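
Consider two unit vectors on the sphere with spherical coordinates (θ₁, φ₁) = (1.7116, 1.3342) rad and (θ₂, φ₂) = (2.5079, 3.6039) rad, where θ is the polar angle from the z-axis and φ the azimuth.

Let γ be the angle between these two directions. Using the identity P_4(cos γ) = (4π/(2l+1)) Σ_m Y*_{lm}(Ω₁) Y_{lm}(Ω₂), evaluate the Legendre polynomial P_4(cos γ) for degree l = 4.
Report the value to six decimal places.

0.134728

Summing Y*_{l m}(θ₁,φ₁)·Y_{l m}(θ₂,φ₂) over m ∈ [−4, 4]; prefactor 4π/(2·4+1) = 1.396263:
  m=-4: Y*=(0.248623, -0.345027)  Y=(-0.014952, -0.052305)  product (-0.021764, -0.007845)
  m=-3: Y*=(0.111107, 0.129320)  Y=(0.038287, -0.205872)  product (0.030877, -0.017923)
  m=-2: Y*=(0.251658, -0.128846)  Y=(0.250412, -0.332025)  product (0.020238, -0.115821)
  m=-1: Y*=(0.044100, 0.182902)  Y=(0.312301, -0.155628)  product (0.042237, 0.050257)
  m=+0: Y*=(0.256289, -0.000000)  Y=(-0.182159, 0.000000)  product (-0.046685, 0.000000)
  m=+1: Y*=(-0.044100, 0.182902)  Y=(-0.312301, -0.155628)  product (0.042237, -0.050257)
  m=+2: Y*=(0.251658, 0.128846)  Y=(0.250412, 0.332025)  product (0.020238, 0.115821)
  m=+3: Y*=(-0.111107, 0.129320)  Y=(-0.038287, -0.205872)  product (0.030877, 0.017923)
  m=+4: Y*=(0.248623, 0.345027)  Y=(-0.014952, 0.052305)  product (-0.021764, 0.007845)
Total Σ_m = (0.096492, 0.000000). Multiply by 1.396263: (0.134728, 0.000000). P_4(cos γ) = 0.134728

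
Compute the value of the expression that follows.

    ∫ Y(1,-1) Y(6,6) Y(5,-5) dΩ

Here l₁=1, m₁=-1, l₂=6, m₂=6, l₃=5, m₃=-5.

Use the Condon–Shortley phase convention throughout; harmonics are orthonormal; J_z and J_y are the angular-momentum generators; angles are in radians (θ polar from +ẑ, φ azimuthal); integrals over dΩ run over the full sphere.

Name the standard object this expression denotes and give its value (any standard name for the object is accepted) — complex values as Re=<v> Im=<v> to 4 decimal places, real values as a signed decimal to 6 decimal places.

Gaunt coefficient, +0.331940

This is a Gaunt coefficient — the integral of a triple product of spherical harmonics over the sphere.
Checks pass: Σm=0; 12 even; l₃=5∈[5,7].
(2·1+1)(2·6+1)(2·5+1) = 429
Δ: 2! 0! 10! / 13! → 1/858
sum: t=1:−1/14400 = -1/14400
3j²(1 6 5; 0 0 0) = Δ·Π!·Σ² = 6/143  (sign +1)
sum: t=2:+1/7257600 = 1/7257600
3j²(1 6 5; -1 6 -5) = Δ·Π!·Σ² = 1/13  (sign +1)
combine: 4πI² = 429·6/143·1/13 = 18/13
take √, sign +1: I = 0.33194004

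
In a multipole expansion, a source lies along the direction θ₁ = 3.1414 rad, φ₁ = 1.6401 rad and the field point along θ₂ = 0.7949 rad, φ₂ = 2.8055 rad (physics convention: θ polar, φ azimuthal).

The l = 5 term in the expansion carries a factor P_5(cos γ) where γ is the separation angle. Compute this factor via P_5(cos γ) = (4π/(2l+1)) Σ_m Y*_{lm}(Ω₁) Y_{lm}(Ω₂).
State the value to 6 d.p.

Term-by-term m-sum for l=5 (normalisation 4π/11 = 1.142397):
  m=-5: (-0.000000, 0.000000) × (0.009413, -0.085485) = (0.000000, 0.000000)  (running Σ = (0.000000, 0.000000))
  m=-4: (-0.000000, -0.000000) × (0.059905, 0.260029) = (0.000000, -0.000000)  (running Σ = (0.000000, -0.000000))
  m=-3: (0.000000, -0.000000) × (-0.229105, -0.363392) = (-0.000000, 0.000000)  (running Σ = (-0.000000, 0.000000))
  m=-2: (0.000000, 0.000000) × (0.223109, 0.177554) = (0.000000, 0.000000)  (running Σ = (0.000000, 0.000000))
  m=-1: (-0.000034, 0.000492) × (0.175813, 0.061420) = (-0.000036, 0.000084)  (running Σ = (-0.000036, 0.000085))
  m=0: (-0.935602, -0.000000) × (-0.342191, 0.000000) = (0.320155, 0.000000)  (running Σ = (0.320118, 0.000085))
  m=1: (0.000034, 0.000492) × (-0.175813, 0.061420) = (-0.000036, -0.000084)  (running Σ = (0.320082, 0.000000))
  m=2: (0.000000, -0.000000) × (0.223109, -0.177554) = (0.000000, -0.000000)  (running Σ = (0.320082, 0.000000))
  m=3: (-0.000000, -0.000000) × (0.229105, -0.363392) = (-0.000000, -0.000000)  (running Σ = (0.320082, -0.000000))
  m=4: (-0.000000, 0.000000) × (0.059905, -0.260029) = (0.000000, 0.000000)  (running Σ = (0.320082, 0.000000))
  m=5: (0.000000, 0.000000) × (-0.009413, -0.085485) = (0.000000, -0.000000)  (running Σ = (0.320082, 0.000000))
Σ over m = (0.320082, 0.000000); ×(4π/11) → (0.365661, 0.000000). Real part: 0.365661

0.365661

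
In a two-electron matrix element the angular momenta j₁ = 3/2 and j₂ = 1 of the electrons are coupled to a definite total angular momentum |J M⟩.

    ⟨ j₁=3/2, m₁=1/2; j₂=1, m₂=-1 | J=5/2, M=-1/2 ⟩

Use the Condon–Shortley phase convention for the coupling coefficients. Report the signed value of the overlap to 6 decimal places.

+0.547723

√[6·0!3!2!/6! · 2!1!0!2!2!3!] = √(24/5)
  +(−1)^0/∏(0,0,1,0,2,2)! = 1/4  (running 1/4)
⟨..|..⟩ = √(24/5)·(1/4) = +0.547723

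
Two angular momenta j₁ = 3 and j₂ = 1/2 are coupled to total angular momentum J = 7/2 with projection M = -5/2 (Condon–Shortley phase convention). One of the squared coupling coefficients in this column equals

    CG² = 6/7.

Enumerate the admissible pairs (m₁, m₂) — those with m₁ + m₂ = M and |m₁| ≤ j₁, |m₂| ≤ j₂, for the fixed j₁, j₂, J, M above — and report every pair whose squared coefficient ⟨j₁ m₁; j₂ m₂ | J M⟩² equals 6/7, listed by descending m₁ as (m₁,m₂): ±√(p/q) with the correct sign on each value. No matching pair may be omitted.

(-2,-1/2): +√(6/7)

Admissible pairs with m₁+m₂ = M = -5/2: (-3,1/2), (-2,-1/2)
  (m₁,m₂)=(-2,-1/2): CG² = 6/7, CG = +√(6/7)   ← matches the target
  (m₁,m₂)=(-3,1/2): CG² = 1/7, CG = +√(1/7)
Pairs with CG² = 6/7: (-2,-1/2): +√(6/7)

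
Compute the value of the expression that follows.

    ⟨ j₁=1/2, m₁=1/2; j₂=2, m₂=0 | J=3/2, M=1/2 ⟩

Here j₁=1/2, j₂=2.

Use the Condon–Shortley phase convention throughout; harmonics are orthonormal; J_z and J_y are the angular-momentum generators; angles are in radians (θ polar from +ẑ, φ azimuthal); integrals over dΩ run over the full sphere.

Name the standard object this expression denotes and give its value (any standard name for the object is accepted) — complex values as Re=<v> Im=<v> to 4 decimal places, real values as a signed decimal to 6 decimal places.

Clebsch–Gordan coefficient, +√(2/5) ≈ +0.632456

This is a Clebsch–Gordan (vector-coupling) coefficient.
√[4·1!0!3!/5! · 1!0!2!2!2!1!] = √(8/5)
  +(−1)^0/∏(0,1,0,2,0,1)! = 1/2  (running 1/2)
⟨..|..⟩ = √(8/5)·(1/2) = +0.632456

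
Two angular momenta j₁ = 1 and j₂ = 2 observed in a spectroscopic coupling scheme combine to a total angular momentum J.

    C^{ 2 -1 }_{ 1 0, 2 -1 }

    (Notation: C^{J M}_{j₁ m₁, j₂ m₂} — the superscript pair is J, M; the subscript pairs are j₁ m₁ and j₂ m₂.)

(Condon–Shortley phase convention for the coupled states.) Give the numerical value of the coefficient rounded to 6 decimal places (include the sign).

+√(1/6) = +0.408248

j₁+j₂−J=1  J+j₁−j₂=1  J−j₁+j₂=3  j₁+j₂+J+1=6
(j₁±m₁, j₂±m₂, J±M) = (1,1,1,3,1,3)
P² = 3/2
sum k=0..1:
  [0] +1/2 = 1/2
  [1] −1/6 = -1/6
S = 1/3
C² = P²·S² = 1/6 ; C = +0.408248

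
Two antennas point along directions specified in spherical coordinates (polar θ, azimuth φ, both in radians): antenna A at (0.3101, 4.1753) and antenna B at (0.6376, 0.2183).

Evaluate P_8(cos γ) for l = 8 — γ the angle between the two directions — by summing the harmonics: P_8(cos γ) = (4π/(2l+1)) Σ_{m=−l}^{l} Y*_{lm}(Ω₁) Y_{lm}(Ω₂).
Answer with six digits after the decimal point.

0.291833

Summing Y*_{l m}(θ₁,φ₁)·Y_{l m}(θ₂,φ₂) over m ∈ [−8, 8]; prefactor 4π/(2·8+1) = 0.739198:
  term(m=-8) = (0.000000, 0.000000)   from Y*(Ω₁)=(-0.000016, 0.000035), Y(Ω₂)=(-0.001420, -0.008001)
  term(m=-7) = (-0.000018, 0.000012)   from Y*(Ω₁)=(-0.000280, -0.000394), Y(Ω₂)=(0.001873, -0.043835)
  term(m=-6) = (0.000100, -0.000548)   from Y*(Ω₁)=(0.003818, -0.000310), Y(Ω₂)=(0.037532, -0.140522)
  term(m=-5) = (0.004209, 0.005709)   from Y*(Ω₁)=(-0.009570, 0.019505), Y(Ω₂)=(0.150548, -0.289673)
  term(m=-4) = (-0.043200, -0.005211)   from Y*(Ω₁)=(-0.049455, -0.075888), Y(Ω₂)=(0.308588, -0.368161)
  term(m=-3) = (0.076318, -0.063680)   from Y*(Ω₁)=(0.271499, -0.010994), Y(Ω₂)=(0.290119, -0.222801)
  term(m=-2) = (0.003023, -0.050309)   from Y*(Ω₁)=(-0.257239, 0.474681), Y(Ω₂)=(-0.084593, 0.039474)
  term(m=-1) = (0.154280, 0.163829)   from Y*(Ω₁)=(-0.277147, -0.465418), Y(Ω₂)=(-0.405579, 0.089972)
  term(m=+0) = (0.005374, 0.000000)   from Y*(Ω₁)=(-0.133905, -0.000000), Y(Ω₂)=(-0.040133, 0.000000)
  term(m=+1) = (0.154280, -0.163829)   from Y*(Ω₁)=(0.277147, -0.465418), Y(Ω₂)=(0.405579, 0.089972)
  term(m=+2) = (0.003023, 0.050309)   from Y*(Ω₁)=(-0.257239, -0.474681), Y(Ω₂)=(-0.084593, -0.039474)
  term(m=+3) = (0.076318, 0.063680)   from Y*(Ω₁)=(-0.271499, -0.010994), Y(Ω₂)=(-0.290119, -0.222801)
  term(m=+4) = (-0.043200, 0.005211)   from Y*(Ω₁)=(-0.049455, 0.075888), Y(Ω₂)=(0.308588, 0.368161)
  term(m=+5) = (0.004209, -0.005709)   from Y*(Ω₁)=(0.009570, 0.019505), Y(Ω₂)=(-0.150548, -0.289673)
  term(m=+6) = (0.000100, 0.000548)   from Y*(Ω₁)=(0.003818, 0.000310), Y(Ω₂)=(0.037532, 0.140522)
  term(m=+7) = (-0.000018, -0.000012)   from Y*(Ω₁)=(0.000280, -0.000394), Y(Ω₂)=(-0.001873, -0.043835)
  term(m=+8) = (0.000000, -0.000000)   from Y*(Ω₁)=(-0.000016, -0.000035), Y(Ω₂)=(-0.001420, 0.008001)
Accumulated sum (0.394797, -0.000000); after 4π/(2l+1) scaling, (0.291833, -0.000000) ⇒ P_8 = 0.291833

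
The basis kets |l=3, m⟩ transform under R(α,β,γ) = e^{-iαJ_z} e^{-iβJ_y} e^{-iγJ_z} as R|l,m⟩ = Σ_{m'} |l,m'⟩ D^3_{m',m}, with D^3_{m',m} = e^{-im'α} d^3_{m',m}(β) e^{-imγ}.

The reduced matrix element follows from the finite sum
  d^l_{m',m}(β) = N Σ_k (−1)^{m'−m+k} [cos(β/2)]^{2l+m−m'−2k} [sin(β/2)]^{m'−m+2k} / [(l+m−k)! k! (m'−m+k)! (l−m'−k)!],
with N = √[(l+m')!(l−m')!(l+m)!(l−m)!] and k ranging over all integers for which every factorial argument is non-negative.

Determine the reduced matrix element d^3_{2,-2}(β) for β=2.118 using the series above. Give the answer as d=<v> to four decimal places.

d^3_{2,-2}(β=2.1180) via the finite sum:
Half-angle: c=0.489744, s=0.871866. N=√(120·1·1·120)=120.000000
The bounds max(0,m−m')=0 and min(l+m,l−m')=1 give 2 terms
  k=0: (−1)^4·120.0000/(24)·0.4897^2·0.8719^4 = +0.692960
  k=1: (−1)^5·120.0000/(120)·0.4897^0·0.8719^6 = -0.439237
d^3_{2,-2}(2.1180) = +0.692960 -0.439237 = +0.253723

d=0.2537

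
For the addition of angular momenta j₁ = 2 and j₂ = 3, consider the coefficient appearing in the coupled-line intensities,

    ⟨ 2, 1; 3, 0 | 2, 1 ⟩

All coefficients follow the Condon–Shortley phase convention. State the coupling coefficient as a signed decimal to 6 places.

−√(2/7) = -0.534522

j₁+j₂−J=3  J+j₁−j₂=1  J−j₁+j₂=3  j₁+j₂+J+1=8
(j₁±m₁, j₂±m₂, J±M) = (3,1,3,3,3,1)
P² = 81/14
sum k=0..1:
  [0] +1/36 = 1/36
  [1] −1/4 = -1/4
S = -2/9
C² = P²·S² = 2/7 ; C = -0.534522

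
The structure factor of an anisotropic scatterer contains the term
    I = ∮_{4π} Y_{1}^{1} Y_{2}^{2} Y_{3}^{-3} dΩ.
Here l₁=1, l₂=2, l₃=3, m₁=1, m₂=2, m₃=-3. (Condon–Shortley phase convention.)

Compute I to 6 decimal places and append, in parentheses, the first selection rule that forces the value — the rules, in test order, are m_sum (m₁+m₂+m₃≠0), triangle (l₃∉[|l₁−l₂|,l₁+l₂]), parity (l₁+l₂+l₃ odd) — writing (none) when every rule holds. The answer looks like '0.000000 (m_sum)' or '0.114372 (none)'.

m-sum 0 ✓  L=6 even ✓  1≤3≤3 ✓
Π(2lᵢ+1) = 3×5×7 = 105
triangle coeff Δ(1,2,3) = 1/105
Σ_t [0,0]: t=0:+1/4 = 1/4
(3j)²=3/35 [(1 2 3; 0 0 0)], sign=-1
Σ_t [0,0]: t=0:+1/48 = 1/48
(3j)²=1/7 [(1 2 3; 1 2 -3)], sign=+1
⇒ 4πI² = 9/7
I = (-1)√(9/7/(4π)) = -0.31986543
No selection rule forces the value: the integral is nonzero (none).

-0.319865 (none)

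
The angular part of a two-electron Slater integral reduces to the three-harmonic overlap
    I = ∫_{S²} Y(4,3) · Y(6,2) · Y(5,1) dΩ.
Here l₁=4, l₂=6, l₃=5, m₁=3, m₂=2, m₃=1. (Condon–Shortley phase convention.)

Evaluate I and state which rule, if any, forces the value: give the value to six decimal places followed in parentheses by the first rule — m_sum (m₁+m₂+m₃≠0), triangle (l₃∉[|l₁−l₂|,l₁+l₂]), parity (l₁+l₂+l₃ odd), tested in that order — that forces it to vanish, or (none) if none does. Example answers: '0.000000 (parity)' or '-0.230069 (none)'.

0.000000 (m_sum)

3 + 2 + 1 = 6 ≠ 0: azimuthal integral kills it; I = 0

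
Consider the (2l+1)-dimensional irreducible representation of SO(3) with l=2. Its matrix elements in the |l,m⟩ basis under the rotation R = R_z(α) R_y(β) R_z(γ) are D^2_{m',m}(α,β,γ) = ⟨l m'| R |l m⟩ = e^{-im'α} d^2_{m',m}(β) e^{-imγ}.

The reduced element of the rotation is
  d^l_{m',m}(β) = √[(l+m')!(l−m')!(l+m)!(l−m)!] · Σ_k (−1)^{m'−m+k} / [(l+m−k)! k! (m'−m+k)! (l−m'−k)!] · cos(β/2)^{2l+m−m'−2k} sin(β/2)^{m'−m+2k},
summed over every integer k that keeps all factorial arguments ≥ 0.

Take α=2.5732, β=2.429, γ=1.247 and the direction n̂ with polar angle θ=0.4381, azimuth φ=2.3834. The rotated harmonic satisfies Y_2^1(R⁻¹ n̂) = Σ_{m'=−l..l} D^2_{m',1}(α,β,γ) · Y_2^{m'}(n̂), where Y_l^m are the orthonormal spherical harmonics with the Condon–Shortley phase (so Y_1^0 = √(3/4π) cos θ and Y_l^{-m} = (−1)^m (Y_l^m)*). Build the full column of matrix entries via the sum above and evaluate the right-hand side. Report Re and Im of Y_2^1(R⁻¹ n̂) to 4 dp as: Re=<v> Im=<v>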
* * *
_Your objective_
What you return must be an exact retyping of the lines above starting at the line with "The structure factor" and ending at the line with "Here l₁=1, l₂=2, l₃=3, m₁=1, m₂=2, m₃=-3.", and nothing besides.

_Exercise response_
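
The structure factor of an anisotropic scatterer contains the term
    I = ∮_{4π} Y_{1}^{1} Y_{2}^{2} Y_{3}^{-3} dΩ.
Here l₁=1, l₂=2, l₃=3, m₁=1, m₂=2, m₃=-3. (Condon–Shortley phase convention.)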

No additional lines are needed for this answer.